BEGIN SOURCE MATERIAL

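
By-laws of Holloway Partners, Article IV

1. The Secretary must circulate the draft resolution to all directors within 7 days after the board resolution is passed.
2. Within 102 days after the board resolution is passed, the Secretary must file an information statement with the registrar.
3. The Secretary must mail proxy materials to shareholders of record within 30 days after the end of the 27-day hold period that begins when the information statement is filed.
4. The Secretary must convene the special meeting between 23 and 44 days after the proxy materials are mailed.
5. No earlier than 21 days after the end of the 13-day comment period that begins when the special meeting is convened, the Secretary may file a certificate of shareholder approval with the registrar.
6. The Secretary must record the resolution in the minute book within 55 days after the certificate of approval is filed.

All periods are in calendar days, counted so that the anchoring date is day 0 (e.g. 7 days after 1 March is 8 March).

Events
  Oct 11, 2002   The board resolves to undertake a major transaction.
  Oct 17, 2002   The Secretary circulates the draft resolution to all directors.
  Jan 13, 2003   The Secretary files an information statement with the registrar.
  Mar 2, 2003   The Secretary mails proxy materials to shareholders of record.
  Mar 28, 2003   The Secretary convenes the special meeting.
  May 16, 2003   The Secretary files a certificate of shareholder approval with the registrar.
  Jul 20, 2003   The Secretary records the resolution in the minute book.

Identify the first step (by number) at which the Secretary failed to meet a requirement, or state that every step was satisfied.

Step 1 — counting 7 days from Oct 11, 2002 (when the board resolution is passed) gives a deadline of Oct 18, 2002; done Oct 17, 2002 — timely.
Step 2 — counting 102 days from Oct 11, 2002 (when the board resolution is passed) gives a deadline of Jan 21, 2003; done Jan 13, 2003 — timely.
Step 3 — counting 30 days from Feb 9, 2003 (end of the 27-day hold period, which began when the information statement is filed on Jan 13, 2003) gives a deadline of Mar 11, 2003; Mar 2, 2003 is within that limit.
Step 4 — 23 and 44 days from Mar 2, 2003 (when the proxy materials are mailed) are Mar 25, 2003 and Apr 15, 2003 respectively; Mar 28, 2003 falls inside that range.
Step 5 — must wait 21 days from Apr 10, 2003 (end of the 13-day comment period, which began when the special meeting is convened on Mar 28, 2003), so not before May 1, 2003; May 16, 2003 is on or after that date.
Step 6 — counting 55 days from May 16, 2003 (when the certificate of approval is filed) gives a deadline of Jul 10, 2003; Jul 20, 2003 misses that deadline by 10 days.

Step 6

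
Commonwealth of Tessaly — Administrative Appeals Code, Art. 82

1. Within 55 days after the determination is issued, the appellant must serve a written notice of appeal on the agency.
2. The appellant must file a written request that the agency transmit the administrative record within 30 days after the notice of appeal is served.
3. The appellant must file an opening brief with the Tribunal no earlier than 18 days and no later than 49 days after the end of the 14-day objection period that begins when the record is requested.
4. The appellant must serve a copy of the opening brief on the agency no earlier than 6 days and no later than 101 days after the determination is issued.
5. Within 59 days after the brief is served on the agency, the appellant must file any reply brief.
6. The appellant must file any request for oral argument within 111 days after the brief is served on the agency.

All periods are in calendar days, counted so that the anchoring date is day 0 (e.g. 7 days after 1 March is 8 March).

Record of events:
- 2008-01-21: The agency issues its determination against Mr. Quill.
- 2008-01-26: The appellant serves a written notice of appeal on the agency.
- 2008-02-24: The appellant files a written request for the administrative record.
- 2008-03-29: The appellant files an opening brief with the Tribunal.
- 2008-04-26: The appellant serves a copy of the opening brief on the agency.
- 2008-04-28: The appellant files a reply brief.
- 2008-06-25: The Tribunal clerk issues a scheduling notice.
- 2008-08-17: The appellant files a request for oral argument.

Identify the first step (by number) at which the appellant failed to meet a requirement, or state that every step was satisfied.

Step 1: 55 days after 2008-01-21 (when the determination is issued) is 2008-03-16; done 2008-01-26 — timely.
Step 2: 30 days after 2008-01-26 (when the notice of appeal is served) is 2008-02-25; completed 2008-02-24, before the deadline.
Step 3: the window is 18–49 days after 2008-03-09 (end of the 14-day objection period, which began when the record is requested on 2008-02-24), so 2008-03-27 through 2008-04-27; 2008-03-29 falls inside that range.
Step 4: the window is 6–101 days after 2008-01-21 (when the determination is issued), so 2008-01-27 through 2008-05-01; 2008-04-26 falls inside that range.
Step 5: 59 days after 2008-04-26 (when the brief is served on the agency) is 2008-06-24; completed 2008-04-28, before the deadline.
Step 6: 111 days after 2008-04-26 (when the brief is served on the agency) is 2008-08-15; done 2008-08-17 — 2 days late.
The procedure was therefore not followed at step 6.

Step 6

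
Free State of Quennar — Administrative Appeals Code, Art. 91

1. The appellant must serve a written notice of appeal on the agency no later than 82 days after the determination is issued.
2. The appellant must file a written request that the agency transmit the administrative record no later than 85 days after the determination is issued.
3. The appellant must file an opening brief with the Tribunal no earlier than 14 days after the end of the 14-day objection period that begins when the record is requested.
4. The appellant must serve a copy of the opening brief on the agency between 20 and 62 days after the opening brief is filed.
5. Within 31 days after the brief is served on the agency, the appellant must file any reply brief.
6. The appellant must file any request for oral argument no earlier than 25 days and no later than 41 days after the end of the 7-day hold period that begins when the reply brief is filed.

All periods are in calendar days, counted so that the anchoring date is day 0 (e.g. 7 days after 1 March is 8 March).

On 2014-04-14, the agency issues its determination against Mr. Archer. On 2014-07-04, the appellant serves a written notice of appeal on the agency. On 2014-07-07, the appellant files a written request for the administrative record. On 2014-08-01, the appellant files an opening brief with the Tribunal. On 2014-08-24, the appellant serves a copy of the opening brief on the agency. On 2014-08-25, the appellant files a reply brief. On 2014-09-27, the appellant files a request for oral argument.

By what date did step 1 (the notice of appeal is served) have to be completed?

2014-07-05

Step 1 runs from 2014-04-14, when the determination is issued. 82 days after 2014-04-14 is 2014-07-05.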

END SOURCE MATERIAL

**TASK TO CARRY OUT**: Each and every record above needs writing out exactly.

**EXERCISE RESPONSE**:
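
By-laws of Holloway Partners, Article IV

1. The Secretary must circulate the draft resolution to all directors within 7 days after the board resolution is passed.
2. Within 102 days after the board resolution is passed, the Secretary must file an information statement with the registrar.
3. The Secretary must mail proxy materials to shareholders of record within 30 days after the end of the 27-day hold period that begins when the information statement is filed.
4. The Secretary must convene the special meeting between 23 and 44 days after the proxy materials are mailed.
5. No earlier than 21 days after the end of the 13-day comment period that begins when the special meeting is convened, the Secretary may file a certificate of shareholder approval with the registrar.
6. The Secretary must record the resolution in the minute book within 55 days after the certificate of approval is filed.

All periods are in calendar days, counted so that the anchoring date is day 0 (e.g. 7 days after 1 March is 8 March).

Events
  Oct 11, 2002   The board resolves to undertake a major transaction.
  Oct 17, 2002   The Secretary circulates the draft resolution to all directors.
  Jan 13, 2003   The Secretary files an information statement with the registrar.
  Mar 2, 2003   The Secretary mails proxy materials to shareholders of record.
  Mar 28, 2003   The Secretary convenes the special meeting.
  May 16, 2003   The Secretary files a certificate of shareholder approval with the registrar.
  Jul 20, 2003   The Secretary records the resolution in the minute book.

Identify the first step (by number) at which the Secretary failed to meet a requirement, or state that every step was satisfied.

Step 1 — counting 7 days from Oct 11, 2002 (when the board resolution is passed) gives a deadline of Oct 18, 2002; done Oct 17, 2002 — timely.
Step 2 — counting 102 days from Oct 11, 2002 (when the board resolution is passed) gives a deadline of Jan 21, 2003; done Jan 13, 2003 — timely.
Step 3 — counting 30 days from Feb 9, 2003 (end of the 27-day hold period, which began when the information statement is filed on Jan 13, 2003) gives a deadline of Mar 11, 2003; Mar 2, 2003 is within that limit.
Step 4 — 23 and 44 days from Mar 2, 2003 (when the proxy materials are mailed) are Mar 25, 2003 and Apr 15, 2003 respectively; Mar 28, 2003 falls inside that range.
Step 5 — must wait 21 days from Apr 10, 2003 (end of the 13-day comment period, which began when the special meeting is convened on Mar 28, 2003), so not before May 1, 2003; May 16, 2003 is on or after that date.
Step 6 — counting 55 days from May 16, 2003 (when the certificate of approval is filed) gives a deadline of Jul 10, 2003; Jul 20, 2003 misses that deadline by 10 days.

Step 6

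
Commonwealth of Tessaly — Administrative Appeals Code, Art. 82

1. Within 55 days after the determination is issued, the appellant must serve a written notice of appeal on the agency.
2. The appellant must file a written request that the agency transmit the administrative record within 30 days after the notice of appeal is served.
3. The appellant must file an opening brief with the Tribunal no earlier than 18 days and no later than 49 days after the end of the 14-day objection period that begins when the record is requested.
4. The appellant must serve a copy of the opening brief on the agency no earlier than 6 days and no later than 101 days after the determination is issued.
5. Within 59 days after the brief is served on the agency, the appellant must file any reply brief.
6. The appellant must file any request for oral argument within 111 days after the brief is served on the agency.

All periods are in calendar days, counted so that the anchoring date is day 0 (e.g. 7 days after 1 March is 8 March).

Record of events:
- 2008-01-21: The agency issues its determination against Mr. Quill.
- 2008-01-26: The appellant serves a written notice of appeal on the agency.
- 2008-02-24: The appellant files a written request for the administrative record.
- 2008-03-29: The appellant files an opening brief with the Tribunal.
- 2008-04-26: The appellant serves a copy of the opening brief on the agency.
- 2008-04-28: The appellant files a reply brief.
- 2008-06-25: The Tribunal clerk issues a scheduling notice.
- 2008-08-17: The appellant files a request for oral argument.

Identify the first step (by number) at which the appellant failed to meet a requirement, or state that every step was satisfied.

Step 1: 55 days after 2008-01-21 (when the determination is issued) is 2008-03-16; done 2008-01-26 — timely.
Step 2: 30 days after 2008-01-26 (when the notice of appeal is served) is 2008-02-25; completed 2008-02-24, before the deadline.
Step 3: the window is 18–49 days after 2008-03-09 (end of the 14-day objection period, which began when the record is requested on 2008-02-24), so 2008-03-27 through 2008-04-27; 2008-03-29 falls inside that range.
Step 4: the window is 6–101 days after 2008-01-21 (when the determination is issued), so 2008-01-27 through 2008-05-01; 2008-04-26 falls inside that range.
Step 5: 59 days after 2008-04-26 (when the brief is served on the agency) is 2008-06-24; completed 2008-04-28, before the deadline.
Step 6: 111 days after 2008-04-26 (when the brief is served on the agency) is 2008-08-15; done 2008-08-17 — 2 days late.
The procedure was therefore not followed at step 6.

Step 6

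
Free State of Quennar — Administrative Appeals Code, Art. 91

1. The appellant must serve a written notice of appeal on the agency no later than 82 days after the determination is issued.
2. The appellant must file a written request that the agency transmit the administrative record no later than 85 days after the determination is issued.
3. The appellant must file an opening brief with the Tribunal no earlier than 14 days after the end of the 14-day objection period that begins when the record is requested.
4. The appellant must serve a copy of the opening brief on the agency between 20 and 62 days after the opening brief is filed.
5. Within 31 days after the brief is served on the agency, the appellant must file any reply brief.
6. The appellant must file any request for oral argument no earlier than 25 days and no later than 41 days after the end of the 7-day hold period that begins when the reply brief is filed.

All periods are in calendar days, counted so that the anchoring date is day 0 (e.g. 7 days after 1 March is 8 March).

On 2014-04-14, the agency issues its determination against Mr. Archer. On 2014-07-04, the appellant serves a written notice of appeal on the agency. On 2014-07-07, the appellant files a written request for the administrative record. On 2014-08-01, the appellant files an opening brief with the Tribunal. On 2014-08-24, the appellant serves a copy of the opening brief on the agency. On 2014-08-25, the appellant files a reply brief. On 2014-09-27, the appellant files a request for oral argument.

By what date did step 1 (the notice of appeal is served) have to be completed?

2014-07-05

Step 1 runs from 2014-04-14, when the determination is issued. 82 days after 2014-04-14 is 2014-07-05.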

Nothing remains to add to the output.